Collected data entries

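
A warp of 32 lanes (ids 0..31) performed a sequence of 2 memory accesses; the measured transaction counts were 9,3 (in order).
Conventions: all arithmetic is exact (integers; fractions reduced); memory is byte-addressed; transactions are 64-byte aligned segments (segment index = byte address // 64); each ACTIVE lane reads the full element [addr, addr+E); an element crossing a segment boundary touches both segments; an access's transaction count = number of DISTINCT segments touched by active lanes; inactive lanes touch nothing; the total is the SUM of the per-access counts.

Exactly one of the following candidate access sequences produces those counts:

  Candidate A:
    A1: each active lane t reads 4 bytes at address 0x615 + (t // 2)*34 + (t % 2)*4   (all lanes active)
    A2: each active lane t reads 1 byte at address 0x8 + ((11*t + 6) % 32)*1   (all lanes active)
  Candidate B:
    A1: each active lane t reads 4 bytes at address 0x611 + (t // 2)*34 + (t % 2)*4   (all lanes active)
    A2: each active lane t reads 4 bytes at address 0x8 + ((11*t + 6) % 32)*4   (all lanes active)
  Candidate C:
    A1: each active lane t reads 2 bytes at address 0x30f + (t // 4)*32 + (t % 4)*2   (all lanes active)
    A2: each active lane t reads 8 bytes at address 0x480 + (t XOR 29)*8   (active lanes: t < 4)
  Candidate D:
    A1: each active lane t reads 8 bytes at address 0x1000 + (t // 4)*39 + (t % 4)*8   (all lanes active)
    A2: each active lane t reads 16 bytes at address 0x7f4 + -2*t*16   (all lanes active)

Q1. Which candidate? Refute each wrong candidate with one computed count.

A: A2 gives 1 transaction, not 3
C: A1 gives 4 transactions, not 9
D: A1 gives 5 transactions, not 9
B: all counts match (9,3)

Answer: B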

--

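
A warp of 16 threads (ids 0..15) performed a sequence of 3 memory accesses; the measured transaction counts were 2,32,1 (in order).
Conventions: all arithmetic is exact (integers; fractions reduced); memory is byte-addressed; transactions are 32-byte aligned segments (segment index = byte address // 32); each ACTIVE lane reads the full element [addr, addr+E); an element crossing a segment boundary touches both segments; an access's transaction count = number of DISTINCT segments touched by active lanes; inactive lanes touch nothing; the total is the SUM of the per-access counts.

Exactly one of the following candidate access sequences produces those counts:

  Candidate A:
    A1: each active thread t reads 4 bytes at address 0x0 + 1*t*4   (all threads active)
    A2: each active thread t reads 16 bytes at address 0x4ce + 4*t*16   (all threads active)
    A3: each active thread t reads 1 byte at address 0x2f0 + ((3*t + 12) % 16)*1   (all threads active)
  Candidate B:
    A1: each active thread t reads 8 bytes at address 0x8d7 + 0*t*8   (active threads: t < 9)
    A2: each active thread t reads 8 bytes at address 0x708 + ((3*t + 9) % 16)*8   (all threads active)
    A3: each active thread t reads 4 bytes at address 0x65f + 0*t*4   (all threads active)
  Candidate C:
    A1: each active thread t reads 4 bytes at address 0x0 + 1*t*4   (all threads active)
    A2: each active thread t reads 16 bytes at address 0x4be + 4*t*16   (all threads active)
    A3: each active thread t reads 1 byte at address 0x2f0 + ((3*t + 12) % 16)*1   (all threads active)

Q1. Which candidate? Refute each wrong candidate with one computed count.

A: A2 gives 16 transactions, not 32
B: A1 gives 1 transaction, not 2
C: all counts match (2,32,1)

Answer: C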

==

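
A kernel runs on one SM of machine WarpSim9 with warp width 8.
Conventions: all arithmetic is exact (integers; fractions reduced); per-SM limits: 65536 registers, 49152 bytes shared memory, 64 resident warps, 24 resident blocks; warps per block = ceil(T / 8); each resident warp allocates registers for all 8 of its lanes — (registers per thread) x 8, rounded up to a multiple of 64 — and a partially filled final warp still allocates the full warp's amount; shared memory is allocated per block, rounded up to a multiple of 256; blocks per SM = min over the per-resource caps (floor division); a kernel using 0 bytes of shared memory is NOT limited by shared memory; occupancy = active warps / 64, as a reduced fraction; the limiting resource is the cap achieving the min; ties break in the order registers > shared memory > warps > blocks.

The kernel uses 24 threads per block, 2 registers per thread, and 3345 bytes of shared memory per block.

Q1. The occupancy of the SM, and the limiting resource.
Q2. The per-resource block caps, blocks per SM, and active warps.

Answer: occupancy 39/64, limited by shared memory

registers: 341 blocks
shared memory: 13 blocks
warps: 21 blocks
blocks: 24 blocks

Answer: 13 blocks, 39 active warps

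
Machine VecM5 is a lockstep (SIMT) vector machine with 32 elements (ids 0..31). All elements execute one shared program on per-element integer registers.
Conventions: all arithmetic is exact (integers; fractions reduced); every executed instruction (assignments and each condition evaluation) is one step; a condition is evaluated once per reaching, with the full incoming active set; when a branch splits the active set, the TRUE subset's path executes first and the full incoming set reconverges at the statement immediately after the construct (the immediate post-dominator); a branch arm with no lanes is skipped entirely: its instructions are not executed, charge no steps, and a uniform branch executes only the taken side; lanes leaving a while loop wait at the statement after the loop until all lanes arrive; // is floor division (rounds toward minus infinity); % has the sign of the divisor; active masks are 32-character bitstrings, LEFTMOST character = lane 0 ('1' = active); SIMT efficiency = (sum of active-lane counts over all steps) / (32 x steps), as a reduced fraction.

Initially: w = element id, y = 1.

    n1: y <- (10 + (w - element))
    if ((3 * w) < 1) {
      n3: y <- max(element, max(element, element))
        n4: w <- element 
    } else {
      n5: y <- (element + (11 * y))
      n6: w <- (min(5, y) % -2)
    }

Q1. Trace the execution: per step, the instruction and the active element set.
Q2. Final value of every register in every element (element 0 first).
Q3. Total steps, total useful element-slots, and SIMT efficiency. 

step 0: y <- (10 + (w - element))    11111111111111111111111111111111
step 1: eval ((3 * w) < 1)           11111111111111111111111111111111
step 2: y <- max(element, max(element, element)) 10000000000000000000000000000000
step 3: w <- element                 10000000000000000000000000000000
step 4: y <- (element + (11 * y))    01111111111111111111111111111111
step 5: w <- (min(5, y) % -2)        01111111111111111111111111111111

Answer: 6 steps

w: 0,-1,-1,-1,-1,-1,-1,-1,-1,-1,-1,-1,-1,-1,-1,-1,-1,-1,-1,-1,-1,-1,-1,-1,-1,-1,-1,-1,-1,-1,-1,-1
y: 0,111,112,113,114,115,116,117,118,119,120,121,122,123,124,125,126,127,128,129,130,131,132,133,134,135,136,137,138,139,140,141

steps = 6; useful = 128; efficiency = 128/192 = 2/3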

* PROMPT *
Extract every line of the records above that contains the word "touched".

* SOLUTION FOR THIS EXERCISE *
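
Conventions: all arithmetic is exact (integers; fractions reduced); memory is byte-addressed; transactions are 64-byte aligned segments (segment index = byte address // 64); each ACTIVE lane reads the full element [addr, addr+E); an element crossing a segment boundary touches both segments; an access's transaction count = number of DISTINCT segments touched by active lanes; inactive lanes touch nothing; the total is the SUM of the per-access counts.
Conventions: all arithmetic is exact (integers; fractions reduced); memory is byte-addressed; transactions are 32-byte aligned segments (segment index = byte address // 32); each ACTIVE lane reads the full element [addr, addr+E); an element crossing a segment boundary touches both segments; an access's transaction count = number of DISTINCT segments touched by active lanes; inactive lanes touch nothing; the total is the SUM of the per-access counts.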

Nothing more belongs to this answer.